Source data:
::::::::
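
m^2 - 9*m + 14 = (m - 7)*(m - 2)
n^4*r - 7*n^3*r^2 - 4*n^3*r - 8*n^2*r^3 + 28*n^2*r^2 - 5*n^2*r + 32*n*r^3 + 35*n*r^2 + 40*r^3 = (n - 5)*(n - 8*r)*(n + r)*(n*r + r)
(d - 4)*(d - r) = d^2 - d*r - 4*d + 4*r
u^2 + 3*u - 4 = (u - 1)*(u + 4)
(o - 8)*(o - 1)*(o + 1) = o^3 - 8*o^2 - o + 8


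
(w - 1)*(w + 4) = w^2 + 3*w - 4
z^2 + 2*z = z*(z + 2)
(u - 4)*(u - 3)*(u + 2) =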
::::::::
Problem statement: Reproduce all the data exactly. Include every line.

Response to this exercise:
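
m^2 - 9*m + 14 = (m - 7)*(m - 2)
n^4*r - 7*n^3*r^2 - 4*n^3*r - 8*n^2*r^3 + 28*n^2*r^2 - 5*n^2*r + 32*n*r^3 + 35*n*r^2 + 40*r^3 = (n - 5)*(n - 8*r)*(n + r)*(n*r + r)
(d - 4)*(d - r) = d^2 - d*r - 4*d + 4*r
u^2 + 3*u - 4 = (u - 1)*(u + 4)
(o - 8)*(o - 1)*(o + 1) = o^3 - 8*o^2 - o + 8


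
(w - 1)*(w + 4) = w^2 + 3*w - 4
z^2 + 2*z = z*(z + 2)
(u - 4)*(u - 3)*(u + 2) =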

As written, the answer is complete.